-- Opening Marker --
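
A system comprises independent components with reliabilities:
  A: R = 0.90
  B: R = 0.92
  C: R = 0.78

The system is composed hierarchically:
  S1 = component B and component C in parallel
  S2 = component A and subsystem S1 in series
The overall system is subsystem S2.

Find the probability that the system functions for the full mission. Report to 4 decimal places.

Parallel (B and C): 1 − (1 − 0.920000)(1 − 0.780000) = 0.982400
Series (A and [0.982400]): 0.900000 × 0.982400 = 0.8842

0.8842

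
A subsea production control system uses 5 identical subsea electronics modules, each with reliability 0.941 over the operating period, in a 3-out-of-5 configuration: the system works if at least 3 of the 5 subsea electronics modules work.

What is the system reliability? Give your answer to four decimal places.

0.9981

R = Σ_{i=3}^{5} C(5,i) p^i (1−p)^{5−i} with p = 0.941
C(5,3)·0.941^3·0.059^2 = 0.029005
C(5,4)·0.941^4·0.059^1 = 0.231303
C(5,5)·0.941^5·0.059^0 = 0.737816
Sum = 0.9981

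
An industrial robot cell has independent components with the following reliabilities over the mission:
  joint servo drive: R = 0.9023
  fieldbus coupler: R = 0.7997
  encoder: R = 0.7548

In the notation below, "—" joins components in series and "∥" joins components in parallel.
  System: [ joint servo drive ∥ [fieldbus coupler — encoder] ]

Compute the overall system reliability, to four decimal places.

0.9613

Series (fieldbus coupler and encoder): 0.799700 × 0.754800 = 0.603614
Parallel (joint servo drive and [0.603614]): 1 − (1 − 0.902300)(1 − 0.603614) = 0.9613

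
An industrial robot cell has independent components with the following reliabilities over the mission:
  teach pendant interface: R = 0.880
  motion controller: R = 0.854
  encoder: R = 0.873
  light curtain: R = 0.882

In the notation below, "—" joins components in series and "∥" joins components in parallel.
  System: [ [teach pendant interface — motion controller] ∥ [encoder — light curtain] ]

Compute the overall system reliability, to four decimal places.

Series (teach pendant interface and motion controller): 0.880000 × 0.854000 = 0.751520
Series (encoder and light curtain): 0.873000 × 0.882000 = 0.769986
Parallel ([0.751520] and [0.769986]): 1 − (1 − 0.751520)(1 − 0.769986) = 0.9428

0.9428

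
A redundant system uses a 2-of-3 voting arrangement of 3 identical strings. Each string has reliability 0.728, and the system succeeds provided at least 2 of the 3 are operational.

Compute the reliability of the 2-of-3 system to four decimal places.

R = Σ_{i=2}^{3} C(3,i) p^i (1−p)^{3−i} with p = 0.728
C(3,2)·0.728^2·0.272^1 = 0.432467
C(3,3)·0.728^3·0.272^0 = 0.385828
Sum = 0.8183

0.8183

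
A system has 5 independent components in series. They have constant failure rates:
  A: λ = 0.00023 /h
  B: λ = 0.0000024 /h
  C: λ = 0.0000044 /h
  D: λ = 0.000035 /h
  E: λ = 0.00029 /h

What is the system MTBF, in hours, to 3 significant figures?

Series of exponential components: λ_sys = Σ λ_i
λ_sys = 0.00023 + 0.0000024 + 0.0000044 + 0.000035 + 0.00029 = 5.6180e-04 /h
MTBF = 1 / λ_sys = 1780 h

1780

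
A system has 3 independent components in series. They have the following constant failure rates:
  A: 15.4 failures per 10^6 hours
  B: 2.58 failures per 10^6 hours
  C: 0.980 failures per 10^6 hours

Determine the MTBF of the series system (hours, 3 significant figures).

52700

Series of exponential components: λ_sys = Σ λ_i
λ_sys = 0.0000154 + 0.00000258 + 0.000000980 = 1.8960e-05 /h
MTBF = 1 / λ_sys = 52700 h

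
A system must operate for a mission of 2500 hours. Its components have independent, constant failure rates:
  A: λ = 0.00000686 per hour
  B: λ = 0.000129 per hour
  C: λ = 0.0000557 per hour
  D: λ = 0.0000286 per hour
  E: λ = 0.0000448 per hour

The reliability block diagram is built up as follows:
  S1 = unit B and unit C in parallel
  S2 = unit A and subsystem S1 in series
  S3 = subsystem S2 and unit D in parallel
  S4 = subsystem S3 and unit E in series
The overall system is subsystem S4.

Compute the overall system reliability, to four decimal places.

R(A) = exp(−0.00000686 × 2500) = 0.982996
R(B) = exp(−0.000129 × 2500) = 0.724336
R(C) = exp(−0.0000557 × 2500) = 0.870010
R(D) = exp(−0.0000286 × 2500) = 0.930996
R(E) = exp(−0.0000448 × 2500) = 0.894044
Parallel (B and C): 1 − (1 − 0.724336)(1 − 0.870010) = 0.964166
Series (A and [0.964166]): 0.982996 × 0.964166 = 0.947771
Parallel ([0.947771] and D): 1 − (1 − 0.947771)(1 − 0.930996) = 0.996396
Series ([0.996396] and E): 0.996396 × 0.894044 = 0.8908

0.8908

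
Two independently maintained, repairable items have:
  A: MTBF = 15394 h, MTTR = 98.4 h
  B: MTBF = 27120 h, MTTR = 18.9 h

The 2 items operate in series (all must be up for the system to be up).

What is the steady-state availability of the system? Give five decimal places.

A(A) = MTBF/(MTBF+MTTR) = 15394/(15394+98.4) = 0.993648
A(B) = MTBF/(MTBF+MTTR) = 27120/(27120+18.9) = 0.999304
Series availability: 0.993648 × 0.999304 = 0.99296

0.99296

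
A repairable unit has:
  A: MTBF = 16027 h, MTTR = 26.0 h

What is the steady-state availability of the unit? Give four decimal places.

A(A) = MTBF/(MTBF+MTTR) = 16027/(16027+26.0) = 0.9984

0.9984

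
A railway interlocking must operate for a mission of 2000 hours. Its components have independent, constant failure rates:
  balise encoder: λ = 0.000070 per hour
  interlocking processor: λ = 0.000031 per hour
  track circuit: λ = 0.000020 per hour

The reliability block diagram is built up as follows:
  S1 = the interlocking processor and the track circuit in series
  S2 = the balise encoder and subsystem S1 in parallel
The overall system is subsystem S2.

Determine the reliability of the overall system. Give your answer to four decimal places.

0.9873

R(balise encoder) = exp(−0.000070 × 2000) = 0.869358
R(interlocking processor) = exp(−0.000031 × 2000) = 0.939883
R(track circuit) = exp(−0.000020 × 2000) = 0.960789
Series (interlocking processor and track circuit): 0.939883 × 0.960789 = 0.903029
Parallel (balise encoder and [0.903029]): 1 − (1 − 0.869358)(1 − 0.903029) = 0.9873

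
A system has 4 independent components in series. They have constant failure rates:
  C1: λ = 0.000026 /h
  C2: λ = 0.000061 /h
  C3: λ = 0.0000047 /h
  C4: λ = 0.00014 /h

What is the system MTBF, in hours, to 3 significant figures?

Series of exponential components: λ_sys = Σ λ_i
λ_sys = 0.000026 + 0.000061 + 0.0000047 + 0.00014 = 2.3170e-04 /h
MTBF = 1 / λ_sys = 4320 h

4320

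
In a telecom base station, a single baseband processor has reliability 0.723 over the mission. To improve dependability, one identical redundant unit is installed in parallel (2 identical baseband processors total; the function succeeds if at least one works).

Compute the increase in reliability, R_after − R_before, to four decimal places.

0.2003

R_before = 0.723
R_after = 1 − (1 − 0.723)^2 = 0.9233
ΔR = 0.9233 − 0.723 = 0.2003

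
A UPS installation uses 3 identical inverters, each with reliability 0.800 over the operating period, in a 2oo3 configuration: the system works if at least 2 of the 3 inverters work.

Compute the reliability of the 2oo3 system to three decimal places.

R = Σ_{i=2}^{3} C(3,i) p^i (1−p)^{3−i} with p = 0.800
C(3,2)·0.800^2·0.200^1 = 0.38400
C(3,3)·0.800^3·0.200^0 = 0.51200
Sum = 0.896

0.896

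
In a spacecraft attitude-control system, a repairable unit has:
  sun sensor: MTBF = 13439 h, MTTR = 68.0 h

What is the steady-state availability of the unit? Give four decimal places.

0.9950

A(sun sensor) = MTBF/(MTBF+MTTR) = 13439/(13439+68.0) = 0.9950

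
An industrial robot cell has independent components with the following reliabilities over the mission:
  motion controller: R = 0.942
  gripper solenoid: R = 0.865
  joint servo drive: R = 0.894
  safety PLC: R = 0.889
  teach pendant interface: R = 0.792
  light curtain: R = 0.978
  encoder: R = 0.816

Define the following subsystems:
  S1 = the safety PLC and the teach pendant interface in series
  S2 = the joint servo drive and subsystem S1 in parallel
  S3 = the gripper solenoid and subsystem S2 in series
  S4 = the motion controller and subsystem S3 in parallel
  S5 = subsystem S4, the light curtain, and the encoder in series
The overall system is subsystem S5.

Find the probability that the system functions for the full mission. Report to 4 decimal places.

Series (safety PLC and teach pendant interface): 0.889000 × 0.792000 = 0.704088
Parallel (joint servo drive and [0.704088]): 1 − (1 − 0.894000)(1 − 0.704088) = 0.968633
Series (gripper solenoid and [0.968633]): 0.865000 × 0.968633 = 0.837868
Parallel (motion controller and [0.837868]): 1 − (1 − 0.942000)(1 − 0.837868) = 0.990596
Series ([0.990596], light curtain, and encoder): 0.990596 × 0.978000 × 0.816000 = 0.7905

0.7905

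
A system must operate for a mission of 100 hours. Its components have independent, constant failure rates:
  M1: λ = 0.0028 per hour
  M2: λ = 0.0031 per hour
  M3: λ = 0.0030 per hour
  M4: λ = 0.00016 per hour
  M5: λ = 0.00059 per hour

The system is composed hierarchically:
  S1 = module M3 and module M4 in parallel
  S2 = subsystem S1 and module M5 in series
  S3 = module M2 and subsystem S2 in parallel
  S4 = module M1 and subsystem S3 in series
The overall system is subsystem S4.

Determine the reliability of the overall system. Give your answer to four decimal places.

R(M1) = exp(−0.0028 × 100) = 0.755784
R(M2) = exp(−0.0031 × 100) = 0.733447
R(M3) = exp(−0.0030 × 100) = 0.740818
R(M4) = exp(−0.00016 × 100) = 0.984127
R(M5) = exp(−0.00059 × 100) = 0.942707
Parallel (M3 and M4): 1 − (1 − 0.740818)(1 − 0.984127) = 0.995886
Series ([0.995886] and M5): 0.995886 × 0.942707 = 0.938829
Parallel (M2 and [0.938829]): 1 − (1 − 0.733447)(1 − 0.938829) = 0.983695
Series (M1 and [0.983695]): 0.755784 × 0.983695 = 0.7435

0.7435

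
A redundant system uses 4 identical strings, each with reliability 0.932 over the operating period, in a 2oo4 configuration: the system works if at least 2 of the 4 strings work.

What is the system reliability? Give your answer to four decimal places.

R = Σ_{i=2}^{4} C(4,i) p^i (1−p)^{4−i} with p = 0.932
C(4,2)·0.932^2·0.068^2 = 0.024099
C(4,3)·0.932^3·0.068^1 = 0.220200
C(4,4)·0.932^4·0.068^0 = 0.754508
Sum = 0.9988

0.9988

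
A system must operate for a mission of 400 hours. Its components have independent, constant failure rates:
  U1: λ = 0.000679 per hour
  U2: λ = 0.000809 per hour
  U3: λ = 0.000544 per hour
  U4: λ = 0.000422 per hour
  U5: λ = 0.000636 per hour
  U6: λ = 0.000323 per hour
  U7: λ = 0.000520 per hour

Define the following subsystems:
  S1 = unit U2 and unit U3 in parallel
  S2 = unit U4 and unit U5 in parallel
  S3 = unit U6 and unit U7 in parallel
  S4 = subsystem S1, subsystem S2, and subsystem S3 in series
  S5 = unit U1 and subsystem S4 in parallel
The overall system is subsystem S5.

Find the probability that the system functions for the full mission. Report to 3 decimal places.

R(U1) = exp(−0.000679 × 400) = 0.76216
R(U2) = exp(−0.000809 × 400) = 0.72354
R(U3) = exp(−0.000544 × 400) = 0.80445
R(U4) = exp(−0.000422 × 400) = 0.84468
R(U5) = exp(−0.000636 × 400) = 0.77538
R(U6) = exp(−0.000323 × 400) = 0.87880
R(U7) = exp(−0.000520 × 400) = 0.81221
Parallel (U2 and U3): 1 − (1 − 0.72354)(1 − 0.80445) = 0.94594
Parallel (U4 and U5): 1 − (1 − 0.84468)(1 − 0.77538) = 0.96511
Parallel (U6 and U7): 1 − (1 − 0.87880)(1 − 0.81221) = 0.97724
Series ([0.94594], [0.96511], and [0.97724]): 0.94594 × 0.96511 × 0.97724 = 0.89216
Parallel (U1 and [0.89216]): 1 − (1 − 0.76216)(1 − 0.89216) = 0.974

0.974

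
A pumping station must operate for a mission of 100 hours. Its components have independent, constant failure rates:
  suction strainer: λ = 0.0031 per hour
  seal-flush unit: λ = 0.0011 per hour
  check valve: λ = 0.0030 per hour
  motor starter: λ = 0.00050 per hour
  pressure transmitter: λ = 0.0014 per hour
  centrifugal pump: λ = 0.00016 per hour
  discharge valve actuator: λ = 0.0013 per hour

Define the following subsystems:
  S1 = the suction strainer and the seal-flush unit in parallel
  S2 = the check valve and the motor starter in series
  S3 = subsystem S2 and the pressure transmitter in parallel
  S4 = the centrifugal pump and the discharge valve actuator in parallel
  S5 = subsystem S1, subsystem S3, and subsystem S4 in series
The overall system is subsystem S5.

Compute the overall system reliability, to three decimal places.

R(suction strainer) = exp(−0.0031 × 100) = 0.73345
R(seal-flush unit) = exp(−0.0011 × 100) = 0.89583
R(check valve) = exp(−0.0030 × 100) = 0.74082
R(motor starter) = exp(−0.00050 × 100) = 0.95123
R(pressure transmitter) = exp(−0.0014 × 100) = 0.86936
R(centrifugal pump) = exp(−0.00016 × 100) = 0.98413
R(discharge valve actuator) = exp(−0.0013 × 100) = 0.87810
Parallel (suction strainer and seal-flush unit): 1 − (1 − 0.73345)(1 − 0.89583) = 0.97223
Series (check valve and motor starter): 0.74082 × 0.95123 = 0.70469
Parallel ([0.70469] and pressure transmitter): 1 − (1 − 0.70469)(1 − 0.86936) = 0.96142
Parallel (centrifugal pump and discharge valve actuator): 1 − (1 − 0.98413)(1 − 0.87810) = 0.99807
Series ([0.97223], [0.96142], and [0.99807]): 0.97223 × 0.96142 × 0.99807 = 0.933

0.933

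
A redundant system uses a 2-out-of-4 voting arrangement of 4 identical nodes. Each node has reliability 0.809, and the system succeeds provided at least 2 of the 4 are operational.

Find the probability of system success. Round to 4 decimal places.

0.9761

R = Σ_{i=2}^{4} C(4,i) p^i (1−p)^{4−i} with p = 0.809
C(4,2)·0.809^2·0.191^2 = 0.143257
C(4,3)·0.809^3·0.191^1 = 0.404519
C(4,4)·0.809^4·0.191^0 = 0.428345
Sum = 0.9761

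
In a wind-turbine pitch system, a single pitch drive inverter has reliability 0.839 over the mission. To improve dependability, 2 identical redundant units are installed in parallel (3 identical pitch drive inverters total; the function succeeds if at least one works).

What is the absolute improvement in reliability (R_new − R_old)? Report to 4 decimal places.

0.1568

R_before = 0.839
R_after = 1 − (1 − 0.839)^3 = 0.9958
ΔR = 0.9958 − 0.839 = 0.1568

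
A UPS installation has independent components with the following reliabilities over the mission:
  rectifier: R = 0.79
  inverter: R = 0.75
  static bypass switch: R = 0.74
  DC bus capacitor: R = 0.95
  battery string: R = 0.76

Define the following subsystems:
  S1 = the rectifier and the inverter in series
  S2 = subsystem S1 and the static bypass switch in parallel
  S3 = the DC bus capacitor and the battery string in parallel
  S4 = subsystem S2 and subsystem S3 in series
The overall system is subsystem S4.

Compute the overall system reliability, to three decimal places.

Series (rectifier and inverter): 0.79000 × 0.75000 = 0.59250
Parallel ([0.59250] and static bypass switch): 1 − (1 − 0.59250)(1 − 0.74000) = 0.89405
Parallel (DC bus capacitor and battery string): 1 − (1 − 0.95000)(1 − 0.76000) = 0.98800
Series ([0.89405] and [0.98800]): 0.89405 × 0.98800 = 0.883

0.883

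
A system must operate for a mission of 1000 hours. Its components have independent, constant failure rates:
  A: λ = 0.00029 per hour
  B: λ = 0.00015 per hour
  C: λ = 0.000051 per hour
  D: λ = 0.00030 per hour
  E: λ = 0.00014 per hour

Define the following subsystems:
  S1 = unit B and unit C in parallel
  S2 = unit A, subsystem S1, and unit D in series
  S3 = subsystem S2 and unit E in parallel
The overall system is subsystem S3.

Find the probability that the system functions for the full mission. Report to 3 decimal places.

R(A) = exp(−0.00029 × 1000) = 0.74826
R(B) = exp(−0.00015 × 1000) = 0.86071
R(C) = exp(−0.000051 × 1000) = 0.95028
R(D) = exp(−0.00030 × 1000) = 0.74082
R(E) = exp(−0.00014 × 1000) = 0.86936
Parallel (B and C): 1 − (1 − 0.86071)(1 − 0.95028) = 0.99307
Series (A, [0.99307], and D): 0.74826 × 0.99307 × 0.74082 = 0.55048
Parallel ([0.55048] and E): 1 − (1 − 0.55048)(1 − 0.86936) = 0.941

0.941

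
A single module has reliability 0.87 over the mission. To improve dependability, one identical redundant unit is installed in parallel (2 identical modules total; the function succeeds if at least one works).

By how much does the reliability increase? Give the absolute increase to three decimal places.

0.113

R_before = 0.87
R_after = 1 − (1 − 0.87)^2 = 0.983
ΔR = 0.983 − 0.87 = 0.113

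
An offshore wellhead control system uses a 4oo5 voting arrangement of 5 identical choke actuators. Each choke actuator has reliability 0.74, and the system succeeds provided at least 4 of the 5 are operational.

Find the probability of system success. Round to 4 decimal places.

0.6117

R = Σ_{i=4}^{5} C(5,i) p^i (1−p)^{5−i} with p = 0.74
C(5,4)·0.74^4·0.26^1 = 0.389825
C(5,5)·0.74^5·0.26^0 = 0.221901
Sum = 0.6117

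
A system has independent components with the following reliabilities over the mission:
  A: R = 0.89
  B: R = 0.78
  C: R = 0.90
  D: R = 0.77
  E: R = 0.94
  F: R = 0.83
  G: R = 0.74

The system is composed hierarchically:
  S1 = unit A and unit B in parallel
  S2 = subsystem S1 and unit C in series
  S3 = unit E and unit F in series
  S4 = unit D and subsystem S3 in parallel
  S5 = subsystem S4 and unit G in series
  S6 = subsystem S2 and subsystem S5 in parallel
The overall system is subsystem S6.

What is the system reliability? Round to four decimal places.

0.9638

Parallel (A and B): 1 − (1 − 0.890000)(1 − 0.780000) = 0.975800
Series ([0.975800] and C): 0.975800 × 0.900000 = 0.878220
Series (E and F): 0.940000 × 0.830000 = 0.780200
Parallel (D and [0.780200]): 1 − (1 − 0.770000)(1 − 0.780200) = 0.949446
Series ([0.949446] and G): 0.949446 × 0.740000 = 0.702590
Parallel ([0.878220] and [0.702590]): 1 − (1 − 0.878220)(1 − 0.702590) = 0.9638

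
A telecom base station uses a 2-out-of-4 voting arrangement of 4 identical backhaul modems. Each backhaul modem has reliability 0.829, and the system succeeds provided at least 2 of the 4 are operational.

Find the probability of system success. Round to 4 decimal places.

0.9826

R = Σ_{i=2}^{4} C(4,i) p^i (1−p)^{4−i} with p = 0.829
C(4,2)·0.829^2·0.171^2 = 0.120574
C(4,3)·0.829^3·0.171^1 = 0.389690
C(4,4)·0.829^4·0.171^0 = 0.472300
Sum = 0.9826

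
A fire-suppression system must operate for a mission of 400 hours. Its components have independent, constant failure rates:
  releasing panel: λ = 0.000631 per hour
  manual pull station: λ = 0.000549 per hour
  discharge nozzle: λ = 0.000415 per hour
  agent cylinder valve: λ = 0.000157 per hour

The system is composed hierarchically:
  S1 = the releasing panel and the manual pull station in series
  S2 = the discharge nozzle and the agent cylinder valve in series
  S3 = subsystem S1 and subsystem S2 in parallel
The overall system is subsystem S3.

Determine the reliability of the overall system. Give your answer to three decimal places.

0.923

R(releasing panel) = exp(−0.000631 × 400) = 0.77693
R(manual pull station) = exp(−0.000549 × 400) = 0.80284
R(discharge nozzle) = exp(−0.000415 × 400) = 0.84705
R(agent cylinder valve) = exp(−0.000157 × 400) = 0.93913
Series (releasing panel and manual pull station): 0.77693 × 0.80284 = 0.62375
Series (discharge nozzle and agent cylinder valve): 0.84705 × 0.93913 = 0.79549
Parallel ([0.62375] and [0.79549]): 1 − (1 − 0.62375)(1 − 0.79549) = 0.923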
-- Closing Marker --
- HOW TO COMPLETE THIS TASK -
Using the listing above, gather each line that holds the string "They" and copy it.

- THE COMPLETED TASK -
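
A system has 5 independent components in series. They have constant failure rates:
A system has 3 independent components in series. They have the following constant failure rates:
A system has 4 independent components in series. They have constant failure rates: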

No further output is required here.